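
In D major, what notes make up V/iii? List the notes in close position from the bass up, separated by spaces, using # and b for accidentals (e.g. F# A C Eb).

C# E# G#

The slash means an applied dominant: we want the dominant of iii. In D major, iii is F# minor, and its dominant is built on C#.
Building a major triad on C# gives C#-E#-G#.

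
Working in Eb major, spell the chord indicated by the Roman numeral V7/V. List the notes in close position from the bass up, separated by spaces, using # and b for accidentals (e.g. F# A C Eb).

F A C Eb

V7/V is a secondary dominant — the dominant seventh of V. V in Eb major is Bb, so the applied chord's root is F, a perfect fifth above.
Building a dominant seventh chord on F gives F-A-C-Eb.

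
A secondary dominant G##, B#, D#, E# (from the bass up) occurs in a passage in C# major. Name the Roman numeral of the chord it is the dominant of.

vi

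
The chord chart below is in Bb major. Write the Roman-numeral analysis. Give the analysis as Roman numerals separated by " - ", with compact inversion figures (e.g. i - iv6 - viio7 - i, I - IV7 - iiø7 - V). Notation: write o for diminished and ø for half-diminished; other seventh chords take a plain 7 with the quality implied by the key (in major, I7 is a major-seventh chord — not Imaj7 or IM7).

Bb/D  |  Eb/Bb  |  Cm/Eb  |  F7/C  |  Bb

I6 - IV64 - ii6 - V43 - I

Bb/D: major triad on Bb = scale degree 1 → I6.
Eb/Bb has root Eb, degree 4 in Bb major, so IV64.
Cm/Eb has root C, degree 2 in Bb major, so ii6.
F7/C: root F is the dominant; dominant seventh chord there is V43.
Bb has root Bb, degree 1 in Bb major, so I.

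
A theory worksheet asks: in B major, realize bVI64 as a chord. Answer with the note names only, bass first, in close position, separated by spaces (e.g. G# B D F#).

D G B

bVI64 is a major triad on the lowered sixth degree, borrowed from the parallel minor. In B major that root is G.
So the chord is G-B-D.
The figured bass 64 indicates second inversion, placing the fifth (D) in the bass: D-G-B.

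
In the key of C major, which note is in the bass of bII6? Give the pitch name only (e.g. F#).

bII in C major has root Db; the chord is Db-F-Ab.
The figure 6 means first inversion — the third is in the bass.

F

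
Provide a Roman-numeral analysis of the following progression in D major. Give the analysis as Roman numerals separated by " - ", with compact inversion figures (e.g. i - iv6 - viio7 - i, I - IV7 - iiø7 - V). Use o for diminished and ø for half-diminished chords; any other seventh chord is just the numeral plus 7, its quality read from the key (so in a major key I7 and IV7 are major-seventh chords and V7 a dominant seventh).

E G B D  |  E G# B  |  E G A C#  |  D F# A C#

E-G-B-D: minor seventh chord on E = scale degree 2 → ii7.
E-G#-B is the secondary dominant of V (major triad on E): V/V.
E-G-A-C# has root A, degree 5 in D major, so V43.
D-F#-A-C# has root D, degree 1 in D major, so I7.

ii7 - V/V - V43 - I7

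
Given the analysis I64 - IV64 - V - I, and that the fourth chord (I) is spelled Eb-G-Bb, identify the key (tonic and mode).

Eb major

The chord Eb is a major triad rooted on Eb; its label is I.
If Eb is scale degree 1 and the mode makes that degree carry a major triad, the tonic is Eb and the mode is major.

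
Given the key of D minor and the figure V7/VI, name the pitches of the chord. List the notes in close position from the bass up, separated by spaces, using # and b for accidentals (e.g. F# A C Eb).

V7/VI is a secondary dominant — the dominant seventh of VI. VI in D minor is Bb, so the applied chord's root is F, a perfect fifth above.
Building a dominant seventh chord on F gives F-A-C-Eb.

F A C Eb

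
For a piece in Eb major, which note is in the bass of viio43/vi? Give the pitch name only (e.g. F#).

F

The applied chord viio43/vi is rooted on B: B-D-F-Ab.
The figure 43 means second inversion — the fifth is in the bass.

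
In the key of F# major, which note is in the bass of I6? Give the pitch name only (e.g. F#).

I in F# major has root F#; the chord is F#-A#-C#.
The figure 6 means first inversion — the third is in the bass.

A#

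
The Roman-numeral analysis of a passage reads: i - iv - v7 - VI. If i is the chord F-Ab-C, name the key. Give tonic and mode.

The chord Fm is a minor triad rooted on F; its label is i.
If F is scale degree 1 and the mode makes that degree carry a minor triad, the tonic is F and the mode is minor.

F minor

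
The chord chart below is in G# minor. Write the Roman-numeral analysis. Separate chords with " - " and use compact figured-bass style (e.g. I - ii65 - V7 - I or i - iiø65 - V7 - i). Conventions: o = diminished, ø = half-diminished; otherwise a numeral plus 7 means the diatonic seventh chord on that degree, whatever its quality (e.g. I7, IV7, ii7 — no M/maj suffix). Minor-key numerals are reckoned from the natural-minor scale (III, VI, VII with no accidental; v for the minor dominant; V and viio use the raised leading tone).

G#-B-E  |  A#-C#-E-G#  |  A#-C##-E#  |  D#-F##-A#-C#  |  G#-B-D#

G#-B-E: major triad on E = scale degree 6 → VI6.
A#-C#-E-G# has root A#, degree 2 in G# minor, so iiø7.
A#-C##-E#: chromatic; A# is V of V, so V/V.
D#-F##-A#-C# has root D#, degree 5 in G# minor, so V7.
G#-B-D#: root G# is the tonic; minor triad there is i.

VI6 - iiø7 - V/V - V7 - i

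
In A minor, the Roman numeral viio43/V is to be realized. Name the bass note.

The applied chord viio43/V is rooted on D#: D#-F#-A-C.
The figure 43 means second inversion — the fifth is in the bass.

A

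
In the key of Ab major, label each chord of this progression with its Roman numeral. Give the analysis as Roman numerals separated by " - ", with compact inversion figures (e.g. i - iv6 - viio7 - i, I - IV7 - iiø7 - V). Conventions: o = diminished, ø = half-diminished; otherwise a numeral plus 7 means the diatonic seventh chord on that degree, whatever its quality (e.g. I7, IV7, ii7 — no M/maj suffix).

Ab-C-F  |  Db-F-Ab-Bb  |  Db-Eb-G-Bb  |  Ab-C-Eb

vi6 - ii65 - V42 - I

Ab-C-F has root F, degree 6 in Ab major, so vi6.
Db-F-Ab-Bb: minor seventh chord on Bb = scale degree 2 → ii65.
Db-Eb-G-Bb has root Eb, degree 5 in Ab major, so V42.
Ab-C-Eb: major triad on Ab = scale degree 1 → I.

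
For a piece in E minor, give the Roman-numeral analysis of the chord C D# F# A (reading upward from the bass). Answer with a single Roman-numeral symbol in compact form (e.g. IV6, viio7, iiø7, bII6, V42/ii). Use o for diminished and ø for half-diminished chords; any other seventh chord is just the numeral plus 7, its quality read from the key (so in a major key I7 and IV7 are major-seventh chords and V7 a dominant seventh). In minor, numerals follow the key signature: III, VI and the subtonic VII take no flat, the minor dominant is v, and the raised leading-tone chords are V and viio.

viio42

The pitches D#-F#-A-C form a fully diminished seventh chord rooted on D#.
D# is scale degree 7 in E minor, and a fully diminished seventh chord on that degree is written viio7.
With C in the bass the chord is in third inversion, so the figured bass is 42.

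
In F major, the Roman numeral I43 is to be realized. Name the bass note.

C

I in F major has root F; the chord is F-A-C-E.
The figure 43 means second inversion — the fifth is in the bass.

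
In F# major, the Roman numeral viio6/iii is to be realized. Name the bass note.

B#

The applied chord viio6/iii is rooted on G##: G##-B#-D#.
The figure 6 means first inversion — the third is in the bass.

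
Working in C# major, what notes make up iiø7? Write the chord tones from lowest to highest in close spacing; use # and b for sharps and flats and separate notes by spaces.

Scale degree 2 in C# major is D#; here the chord built on it is altered to a half-diminished seventh chord. iiø7 is the half-diminished supertonic seventh, borrowed from the parallel minor.
So the chord is D#-F#-A-C#.

D# F# A C#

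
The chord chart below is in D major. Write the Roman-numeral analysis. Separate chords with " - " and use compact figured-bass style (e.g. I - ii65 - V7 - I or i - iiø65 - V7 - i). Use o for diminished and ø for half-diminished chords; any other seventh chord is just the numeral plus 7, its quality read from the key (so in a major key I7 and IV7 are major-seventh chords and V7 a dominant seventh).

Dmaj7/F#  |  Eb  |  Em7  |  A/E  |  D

Dmaj7/F#: major seventh chord on D = scale degree 1 → I65.
Eb: major triad on Eb — chromatic; Eb is the lowered second degree, so this is the Neapolitan chord, bII.
Em7 has root E, degree 2 in D major, so ii7.
A/E: major triad on A = scale degree 5 → V64.
D: major triad on D = scale degree 1 → I.

I65 - bII - ii7 - V64 - I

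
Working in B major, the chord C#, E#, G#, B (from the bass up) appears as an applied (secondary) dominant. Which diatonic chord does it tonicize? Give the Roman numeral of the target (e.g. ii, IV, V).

The chord is a dominant seventh chord on C#.
A dominant resolves down a perfect fifth: C# → F#. In B major, F# is scale degree 5, i.e. V.

V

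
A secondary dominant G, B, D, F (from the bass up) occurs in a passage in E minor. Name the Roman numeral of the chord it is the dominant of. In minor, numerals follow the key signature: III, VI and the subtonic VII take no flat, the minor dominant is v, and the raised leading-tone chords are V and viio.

VI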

··········

YOUR INSTRUCTIONS -> The first line of the records begins the span, and the line containing "The chord chart below is in Bb" ends it. Reproduce that span exactly, both ends included.

SOLVED PROBLEM ->
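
In D major, what notes make up V/iii? List the notes in close position from the bass up, separated by spaces, using # and b for accidentals (e.g. F# A C Eb).

C# E# G#

The slash means an applied dominant: we want the dominant of iii. In D major, iii is F# minor, and its dominant is built on C#.
Building a major triad on C# gives C#-E#-G#.

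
Working in Eb major, spell the chord indicated by the Roman numeral V7/V. List the notes in close position from the bass up, separated by spaces, using # and b for accidentals (e.g. F# A C Eb).

F A C Eb

V7/V is a secondary dominant — the dominant seventh of V. V in Eb major is Bb, so the applied chord's root is F, a perfect fifth above.
Building a dominant seventh chord on F gives F-A-C-Eb.

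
A secondary dominant G##, B#, D#, E# (from the bass up) occurs in a passage in C# major. Name the Roman numeral of the chord it is the dominant of.

vi

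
The chord chart below is in Bb major. Write the Roman-numeral analysis. Give the analysis as Roman numerals separated by " - ", with compact inversion figures (e.g. i - iv6 - viio7 - i, I - IV7 - iiø7 - V). Notation: write o for diminished and ø for half-diminished; other seventh chords take a plain 7 with the quality implied by the key (in major, I7 is a major-seventh chord — not Imaj7 or IM7).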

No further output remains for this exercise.